◆ BRIEF
Could you filter the records below and return each line that holds "produced"?

--- SUPPLIED DATA Enclosed Below ---

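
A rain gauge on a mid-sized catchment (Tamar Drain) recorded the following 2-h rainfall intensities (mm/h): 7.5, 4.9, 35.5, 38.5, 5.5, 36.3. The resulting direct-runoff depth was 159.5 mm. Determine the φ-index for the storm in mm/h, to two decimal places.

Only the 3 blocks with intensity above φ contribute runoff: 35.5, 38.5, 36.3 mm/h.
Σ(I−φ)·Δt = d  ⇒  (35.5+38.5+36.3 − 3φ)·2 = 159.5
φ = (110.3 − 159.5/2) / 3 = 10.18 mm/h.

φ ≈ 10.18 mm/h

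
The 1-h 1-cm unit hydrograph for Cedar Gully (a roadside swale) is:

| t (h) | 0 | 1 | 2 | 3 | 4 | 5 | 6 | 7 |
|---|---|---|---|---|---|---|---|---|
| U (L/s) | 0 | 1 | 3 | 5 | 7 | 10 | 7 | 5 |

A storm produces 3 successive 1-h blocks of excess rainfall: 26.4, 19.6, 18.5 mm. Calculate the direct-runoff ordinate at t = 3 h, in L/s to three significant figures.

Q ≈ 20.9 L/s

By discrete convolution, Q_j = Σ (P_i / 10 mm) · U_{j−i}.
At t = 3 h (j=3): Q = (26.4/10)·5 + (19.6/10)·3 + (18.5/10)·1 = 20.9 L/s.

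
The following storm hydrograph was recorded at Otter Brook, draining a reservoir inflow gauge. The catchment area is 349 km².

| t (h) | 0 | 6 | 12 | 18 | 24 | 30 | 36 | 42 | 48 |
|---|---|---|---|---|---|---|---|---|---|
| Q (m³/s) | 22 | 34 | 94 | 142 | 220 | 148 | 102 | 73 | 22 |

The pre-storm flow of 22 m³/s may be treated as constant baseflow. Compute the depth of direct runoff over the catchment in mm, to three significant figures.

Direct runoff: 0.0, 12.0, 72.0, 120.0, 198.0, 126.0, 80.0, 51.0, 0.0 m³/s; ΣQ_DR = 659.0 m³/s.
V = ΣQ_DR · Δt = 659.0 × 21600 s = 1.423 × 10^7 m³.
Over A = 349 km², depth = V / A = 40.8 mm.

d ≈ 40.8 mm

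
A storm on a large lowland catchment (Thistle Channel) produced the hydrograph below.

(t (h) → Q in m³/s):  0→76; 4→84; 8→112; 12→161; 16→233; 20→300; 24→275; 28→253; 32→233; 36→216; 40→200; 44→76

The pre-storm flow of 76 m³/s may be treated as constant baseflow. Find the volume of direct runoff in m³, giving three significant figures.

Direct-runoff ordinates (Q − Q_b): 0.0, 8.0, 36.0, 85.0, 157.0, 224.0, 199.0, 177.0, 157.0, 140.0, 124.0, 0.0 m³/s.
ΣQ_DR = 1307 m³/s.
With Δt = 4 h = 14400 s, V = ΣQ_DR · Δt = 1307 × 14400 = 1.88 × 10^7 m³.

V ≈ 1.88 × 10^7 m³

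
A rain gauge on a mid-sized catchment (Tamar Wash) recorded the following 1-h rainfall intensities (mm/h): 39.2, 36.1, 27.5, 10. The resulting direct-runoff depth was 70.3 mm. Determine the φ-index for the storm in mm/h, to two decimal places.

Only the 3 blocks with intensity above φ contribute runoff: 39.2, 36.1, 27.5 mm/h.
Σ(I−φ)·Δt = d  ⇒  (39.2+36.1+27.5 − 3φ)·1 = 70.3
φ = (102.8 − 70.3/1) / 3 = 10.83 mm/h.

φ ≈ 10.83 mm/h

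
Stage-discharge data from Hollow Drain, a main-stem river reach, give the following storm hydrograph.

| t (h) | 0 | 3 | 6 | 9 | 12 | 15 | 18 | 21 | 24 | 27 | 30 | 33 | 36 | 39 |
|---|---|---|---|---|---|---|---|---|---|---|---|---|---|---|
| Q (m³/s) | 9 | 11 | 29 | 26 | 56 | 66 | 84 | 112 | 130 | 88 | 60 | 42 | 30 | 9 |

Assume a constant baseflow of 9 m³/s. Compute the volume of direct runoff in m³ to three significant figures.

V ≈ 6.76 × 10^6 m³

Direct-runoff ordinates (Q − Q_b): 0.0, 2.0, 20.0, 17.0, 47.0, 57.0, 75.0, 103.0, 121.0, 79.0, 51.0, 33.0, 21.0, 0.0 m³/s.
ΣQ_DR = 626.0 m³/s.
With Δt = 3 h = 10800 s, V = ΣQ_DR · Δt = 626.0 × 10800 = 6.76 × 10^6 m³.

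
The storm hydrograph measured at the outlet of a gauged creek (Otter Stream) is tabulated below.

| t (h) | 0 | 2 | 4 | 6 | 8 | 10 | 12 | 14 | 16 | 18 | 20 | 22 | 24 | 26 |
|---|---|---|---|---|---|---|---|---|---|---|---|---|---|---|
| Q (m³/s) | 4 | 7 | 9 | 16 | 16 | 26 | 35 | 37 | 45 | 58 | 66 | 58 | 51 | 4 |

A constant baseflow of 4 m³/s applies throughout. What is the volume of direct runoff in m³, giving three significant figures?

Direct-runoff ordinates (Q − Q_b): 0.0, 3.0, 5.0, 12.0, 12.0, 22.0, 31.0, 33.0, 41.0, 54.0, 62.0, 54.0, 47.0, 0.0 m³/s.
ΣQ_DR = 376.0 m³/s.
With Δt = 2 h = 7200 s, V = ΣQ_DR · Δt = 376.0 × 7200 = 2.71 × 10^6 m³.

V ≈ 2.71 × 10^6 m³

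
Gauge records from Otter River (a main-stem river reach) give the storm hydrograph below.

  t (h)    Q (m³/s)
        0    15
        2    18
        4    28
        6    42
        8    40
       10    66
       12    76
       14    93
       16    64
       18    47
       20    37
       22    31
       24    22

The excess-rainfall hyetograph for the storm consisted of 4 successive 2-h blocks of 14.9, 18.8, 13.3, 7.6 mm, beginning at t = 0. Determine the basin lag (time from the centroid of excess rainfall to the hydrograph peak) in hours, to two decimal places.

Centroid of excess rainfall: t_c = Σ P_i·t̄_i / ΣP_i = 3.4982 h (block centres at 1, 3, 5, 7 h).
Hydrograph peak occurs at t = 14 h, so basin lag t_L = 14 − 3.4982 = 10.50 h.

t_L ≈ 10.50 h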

--- End of Enclosed SUPPLIED DATA ---
--- SUPPLIED DATA Enclosed Below ---

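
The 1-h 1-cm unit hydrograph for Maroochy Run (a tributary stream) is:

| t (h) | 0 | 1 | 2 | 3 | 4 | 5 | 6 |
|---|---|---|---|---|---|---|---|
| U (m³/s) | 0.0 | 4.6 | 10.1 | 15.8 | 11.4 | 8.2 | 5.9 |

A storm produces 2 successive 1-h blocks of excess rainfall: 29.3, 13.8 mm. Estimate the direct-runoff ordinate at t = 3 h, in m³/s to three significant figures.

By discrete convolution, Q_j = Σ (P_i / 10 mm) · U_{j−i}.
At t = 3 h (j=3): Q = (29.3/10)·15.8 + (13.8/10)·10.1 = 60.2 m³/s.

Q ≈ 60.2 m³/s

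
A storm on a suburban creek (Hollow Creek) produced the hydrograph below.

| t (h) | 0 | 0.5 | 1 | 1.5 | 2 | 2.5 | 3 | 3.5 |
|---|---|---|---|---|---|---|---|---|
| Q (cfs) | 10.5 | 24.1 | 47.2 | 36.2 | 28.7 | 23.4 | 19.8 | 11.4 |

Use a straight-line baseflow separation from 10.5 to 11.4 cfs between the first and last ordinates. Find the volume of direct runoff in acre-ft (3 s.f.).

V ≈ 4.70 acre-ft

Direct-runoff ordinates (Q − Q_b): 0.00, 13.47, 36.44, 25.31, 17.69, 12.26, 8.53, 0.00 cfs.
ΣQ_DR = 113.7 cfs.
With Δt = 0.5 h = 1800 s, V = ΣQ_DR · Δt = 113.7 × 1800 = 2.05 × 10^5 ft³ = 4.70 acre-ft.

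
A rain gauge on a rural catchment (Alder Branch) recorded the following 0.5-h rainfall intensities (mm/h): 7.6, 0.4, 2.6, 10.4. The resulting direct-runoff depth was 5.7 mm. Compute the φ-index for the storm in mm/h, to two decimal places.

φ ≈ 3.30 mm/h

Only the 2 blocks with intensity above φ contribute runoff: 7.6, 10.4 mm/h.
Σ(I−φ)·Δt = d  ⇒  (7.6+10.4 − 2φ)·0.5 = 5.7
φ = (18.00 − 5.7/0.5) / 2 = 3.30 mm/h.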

--- End of Enclosed SUPPLIED DATA ---

◆ OUTPUT OF THE TASK
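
A storm on a large lowland catchment (Thistle Channel) produced the hydrograph below.
A storm on a suburban creek (Hollow Creek) produced the hydrograph below.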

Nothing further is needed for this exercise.